» **Data records**
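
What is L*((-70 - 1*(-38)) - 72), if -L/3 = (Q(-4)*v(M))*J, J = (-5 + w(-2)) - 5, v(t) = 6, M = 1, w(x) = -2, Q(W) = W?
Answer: 89856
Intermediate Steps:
J = -12 (J = (-5 - 2) - 5 = -7 - 5 = -12)
L = -864 (L = -3*(-4*6)*(-12) = -(-72)*(-12) = -3*288 = -864)
L*((-70 - 1*(-38)) - 72) = -864*((-70 - 1*(-38)) - 72) = -864*((-70 + 38) - 72) = -864*(-32 - 72) = -864*(-104) = 89856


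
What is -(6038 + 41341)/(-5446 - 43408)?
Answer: 47379/48854 ≈ 0.96981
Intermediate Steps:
-(6038 + 41341)/(-5446 - 43408) = -47379/(-48854) = -47379*(-1)/48854 = -1*(-47379/48854) = 47379/48854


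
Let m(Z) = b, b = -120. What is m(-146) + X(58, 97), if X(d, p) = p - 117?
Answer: -140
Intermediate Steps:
m(Z) = -120
X(d, p) = -117 + p
m(-146) + X(58, 97) = -120 + (-117 + 97) = -120 - 20 = -140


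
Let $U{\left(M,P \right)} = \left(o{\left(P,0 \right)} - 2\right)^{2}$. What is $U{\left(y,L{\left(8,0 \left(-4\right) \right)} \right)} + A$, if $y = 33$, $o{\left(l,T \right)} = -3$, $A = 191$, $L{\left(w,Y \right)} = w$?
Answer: $216$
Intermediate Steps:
$U{\left(M,P \right)} = 25$ ($U{\left(M,P \right)} = \left(-3 - 2\right)^{2} = \left(-5\right)^{2} = 25$)
$U{\left(y,L{\left(8,0 \left(-4\right) \right)} \right)} + A = 25 + 191 = 216$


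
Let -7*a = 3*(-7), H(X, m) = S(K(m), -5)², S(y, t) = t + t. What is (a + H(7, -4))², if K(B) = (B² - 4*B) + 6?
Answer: 10609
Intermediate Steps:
K(B) = 6 + B² - 4*B
S(y, t) = 2*t
H(X, m) = 100 (H(X, m) = (2*(-5))² = (-10)² = 100)
a = 3 (a = -3*(-7)/7 = -⅐*(-21) = 3)
(a + H(7, -4))² = (3 + 100)² = 103² = 10609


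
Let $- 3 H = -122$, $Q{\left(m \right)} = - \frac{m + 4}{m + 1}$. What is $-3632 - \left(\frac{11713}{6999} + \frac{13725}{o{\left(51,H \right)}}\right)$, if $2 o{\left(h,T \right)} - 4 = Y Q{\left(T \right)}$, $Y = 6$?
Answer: $\frac{8141983063}{1063848} \approx 7653.3$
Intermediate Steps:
$Q{\left(m \right)} = - \frac{4 + m}{1 + m}$
$H = \frac{122}{3}$ ($H = \left(- \frac{1}{3}\right) \left(-122\right) = \frac{122}{3} \approx 40.667$)
$o{\left(h,T \right)} = 2 + \frac{3 \left(-4 - T\right)}{1 + T}$ ($o{\left(h,T \right)} = 2 + \frac{6 \frac{-4 - T}{1 + T}}{2} = 2 + \frac{6 \frac{1}{1 + T} \left(-4 - T\right)}{2} = 2 + \frac{3 \left(-4 - T\right)}{1 + T}$)
$-3632 - \left(\frac{11713}{6999} + \frac{13725}{o{\left(51,H \right)}}\right) = -3632 - \left(\frac{11713}{6999} + 13725 \frac{1 + \frac{122}{3}}{-10 - \frac{122}{3}}\right) = -3632 - \left(\frac{11713}{6999} + \frac{13725}{\frac{1}{\frac{125}{3}} \left(-10 - \frac{122}{3}\right)}\right) = -3632 - \left(\frac{11713}{6999} + \frac{13725}{\frac{3}{125} \left(- \frac{152}{3}\right)}\right) = -3632 - \left(\frac{11713}{6999} + \frac{13725}{- \frac{152}{125}}\right) = -3632 - - \frac{12005878999}{1063848} = -3632 + \left(\frac{1715625}{152} - \frac{11713}{6999}\right) = -3632 + \frac{12005878999}{1063848} = \frac{8141983063}{1063848}$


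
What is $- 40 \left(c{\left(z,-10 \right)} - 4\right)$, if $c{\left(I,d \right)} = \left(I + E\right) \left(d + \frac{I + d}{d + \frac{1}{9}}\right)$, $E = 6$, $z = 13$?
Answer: $\frac{711160}{89} \approx 7990.6$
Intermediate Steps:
$c{\left(I,d \right)} = \left(6 + I\right) \left(d + \frac{I + d}{\frac{1}{9} + d}\right)$ ($c{\left(I,d \right)} = \left(I + 6\right) \left(d + \frac{I + d}{d + \frac{1}{9}}\right) = \left(6 + I\right) \left(d + \frac{I + d}{d + \frac{1}{9}}\right) = \left(6 + I\right) \left(d + \frac{I + d}{\frac{1}{9} + d}\right)$)
$- 40 \left(c{\left(z,-10 \right)} - 4\right) = - 40 \left(\frac{9 \cdot 13^{2} + 54 \cdot 13 + 54 \left(-10\right)^{2} + 60 \left(-10\right) + 9 \cdot 13 \left(-10\right)^{2} + 10 \cdot 13 \left(-10\right)}{1 + 9 \left(-10\right)} - 4\right) = - 40 \left(\frac{9 \cdot 169 + 702 + 54 \cdot 100 - 600 + 9 \cdot 13 \cdot 100 - 1300}{1 - 90} - 4\right) = - 40 \left(\frac{1521 + 702 + 5400 - 600 + 11700 - 1300}{-89} - 4\right) = - 40 \left(\left(- \frac{1}{89}\right) 17423 - 4\right) = - 40 \left(- \frac{17423}{89} - 4\right) = \left(-40\right) \left(- \frac{17779}{89}\right) = \frac{711160}{89}$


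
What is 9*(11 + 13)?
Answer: 216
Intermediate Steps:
9*(11 + 13) = 9*24 = 216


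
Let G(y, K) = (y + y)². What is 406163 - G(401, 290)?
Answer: -237041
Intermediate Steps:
G(y, K) = 4*y² (G(y, K) = (2*y)² = 4*y²)
406163 - G(401, 290) = 406163 - 4*401² = 406163 - 4*160801 = 406163 - 1*643204 = 406163 - 643204 = -237041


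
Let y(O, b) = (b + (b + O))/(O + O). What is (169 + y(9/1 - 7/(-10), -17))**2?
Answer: 1059046849/37636 ≈ 28139.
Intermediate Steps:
y(O, b) = (O + 2*b)/(2*O) (y(O, b) = (b + (O + b))/((2*O)) = (O + 2*b)*(1/(2*O)) = (O + 2*b)/(2*O))
(169 + y(9/1 - 7/(-10), -17))**2 = (169 + (-17 + (9/1 - 7/(-10))/2)/(9/1 - 7/(-10)))**2 = (169 + (-17 + (9*1 - 7*(-1/10))/2)/(9*1 - 7*(-1/10)))**2 = (169 + (-17 + (9 + 7/10)/2)/(9 + 7/10))**2 = (169 + (-17 + (1/2)*(97/10))/(97/10))**2 = (169 + 10*(-17 + 97/20)/97)**2 = (169 + (10/97)*(-243/20))**2 = (169 - 243/194)**2 = (32543/194)**2 = 1059046849/37636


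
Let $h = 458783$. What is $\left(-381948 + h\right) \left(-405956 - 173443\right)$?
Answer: $-44518122165$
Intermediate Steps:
$\left(-381948 + h\right) \left(-405956 - 173443\right) = \left(-381948 + 458783\right) \left(-405956 - 173443\right) = 76835 \left(-579399\right) = -44518122165$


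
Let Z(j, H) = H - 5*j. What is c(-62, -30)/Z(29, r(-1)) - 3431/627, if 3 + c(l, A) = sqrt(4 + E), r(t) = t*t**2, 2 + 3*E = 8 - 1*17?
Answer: -499045/91542 - sqrt(3)/438 ≈ -5.4555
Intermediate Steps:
E = -11/3 (E = -2/3 + (8 - 1*17)/3 = -2/3 + (8 - 17)/3 = -2/3 + (1/3)*(-9) = -2/3 - 3 = -11/3 ≈ -3.6667)
r(t) = t**3
c(l, A) = -3 + sqrt(3)/3 (c(l, A) = -3 + sqrt(4 - 11/3) = -3 + sqrt(1/3) = -3 + sqrt(3)/3)
c(-62, -30)/Z(29, r(-1)) - 3431/627 = (-3 + sqrt(3)/3)/((-1)**3 - 5*29) - 3431/627 = (-3 + sqrt(3)/3)/(-1 - 145) - 3431*1/627 = (-3 + sqrt(3)/3)/(-146) - 3431/627 = (-3 + sqrt(3)/3)*(-1/146) - 3431/627 = (3/146 - sqrt(3)/438) - 3431/627 = -499045/91542 - sqrt(3)/438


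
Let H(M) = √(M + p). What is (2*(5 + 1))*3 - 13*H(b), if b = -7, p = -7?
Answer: 36 - 13*I*√14 ≈ 36.0 - 48.642*I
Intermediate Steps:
H(M) = √(-7 + M) (H(M) = √(M - 7) = √(-7 + M))
(2*(5 + 1))*3 - 13*H(b) = (2*(5 + 1))*3 - 13*√(-7 - 7) = (2*6)*3 - 13*I*√14 = 12*3 - 13*I*√14 = 36 - 13*I*√14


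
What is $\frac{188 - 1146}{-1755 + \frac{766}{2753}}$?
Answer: $\frac{2637374}{4830749} \approx 0.54596$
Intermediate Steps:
$\frac{188 - 1146}{-1755 + \frac{766}{2753}} = - \frac{958}{-1755 + 766 \cdot \frac{1}{2753}} = - \frac{958}{-1755 + \frac{766}{2753}} = - \frac{958}{- \frac{4830749}{2753}} = \left(-958\right) \left(- \frac{2753}{4830749}\right) = \frac{2637374}{4830749}$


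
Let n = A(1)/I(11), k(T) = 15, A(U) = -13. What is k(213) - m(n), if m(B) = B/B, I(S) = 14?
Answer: 14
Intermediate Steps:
n = -13/14 ≈ -0.92857
m(B) = 1
k(213) - m(n) = 15 - 1*1 = 15 - 1 = 14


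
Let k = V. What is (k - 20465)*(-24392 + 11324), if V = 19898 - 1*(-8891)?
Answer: -108778032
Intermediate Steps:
V = 28789 (V = 19898 + 8891 = 28789)
k = 28789
(k - 20465)*(-24392 + 11324) = (28789 - 20465)*(-24392 + 11324) = 8324*(-13068) = -108778032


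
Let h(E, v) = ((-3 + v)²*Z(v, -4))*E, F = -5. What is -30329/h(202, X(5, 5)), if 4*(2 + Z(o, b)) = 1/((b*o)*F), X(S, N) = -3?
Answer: 23330/11211 ≈ 2.0810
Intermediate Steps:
Z(o, b) = -2 - 1/(20*b*o) (Z(o, b) = -2 + 1/(4*(((b*o)*(-5)))) = -2 + 1/(4*((-5*b*o))) = -2 + (-1/(5*b*o))/4 = -2 - 1/(20*b*o))
h(E, v) = E*(-3 + v)²*(-2 + 1/(80*v)) (h(E, v) = ((-3 + v)²*(-2 - 1/20/(-4*v)))*E = ((-3 + v)²*(-2 - 1/20*(-¼)/v))*E = ((-3 + v)²*(-2 + 1/(80*v)))*E = E*(-3 + v)²*(-2 + 1/(80*v)))
-30329/h(202, X(5, 5)) = -30329*120/(101*(-1 + 160*(-3))*(-3 - 3)²) = -30329*10/(303*(-1 - 480)) = -30329/((-1/80*202*(-⅓)*36*(-481))) = -30329/(-145743/10) = -30329*(-10/145743) = 23330/11211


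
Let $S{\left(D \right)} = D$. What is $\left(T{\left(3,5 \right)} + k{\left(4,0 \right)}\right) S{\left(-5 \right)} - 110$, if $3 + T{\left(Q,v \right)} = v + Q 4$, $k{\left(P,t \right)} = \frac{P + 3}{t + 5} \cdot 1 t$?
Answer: $-180$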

» **Required work**
Set down, exactly as written, each line of the data from its opening line through the one containing "Answer: $216$". Output nothing more.

» **The answer**
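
What is L*((-70 - 1*(-38)) - 72), if -L/3 = (Q(-4)*v(M))*J, J = (-5 + w(-2)) - 5, v(t) = 6, M = 1, w(x) = -2, Q(W) = W?
Answer: 89856
Intermediate Steps:
J = -12 (J = (-5 - 2) - 5 = -7 - 5 = -12)
L = -864 (L = -3*(-4*6)*(-12) = -(-72)*(-12) = -3*288 = -864)
L*((-70 - 1*(-38)) - 72) = -864*((-70 - 1*(-38)) - 72) = -864*((-70 + 38) - 72) = -864*(-32 - 72) = -864*(-104) = 89856


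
What is -(6038 + 41341)/(-5446 - 43408)?
Answer: 47379/48854 ≈ 0.96981
Intermediate Steps:
-(6038 + 41341)/(-5446 - 43408) = -47379/(-48854) = -47379*(-1)/48854 = -1*(-47379/48854) = 47379/48854


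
Let m(Z) = b, b = -120. What is m(-146) + X(58, 97), if X(d, p) = p - 117?
Answer: -140
Intermediate Steps:
m(Z) = -120
X(d, p) = -117 + p
m(-146) + X(58, 97) = -120 + (-117 + 97) = -120 - 20 = -140


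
Let $U{\left(M,P \right)} = \left(o{\left(P,0 \right)} - 2\right)^{2}$. What is $U{\left(y,L{\left(8,0 \left(-4\right) \right)} \right)} + A$, if $y = 33$, $o{\left(l,T \right)} = -3$, $A = 191$, $L{\left(w,Y \right)} = w$?
Answer: $216$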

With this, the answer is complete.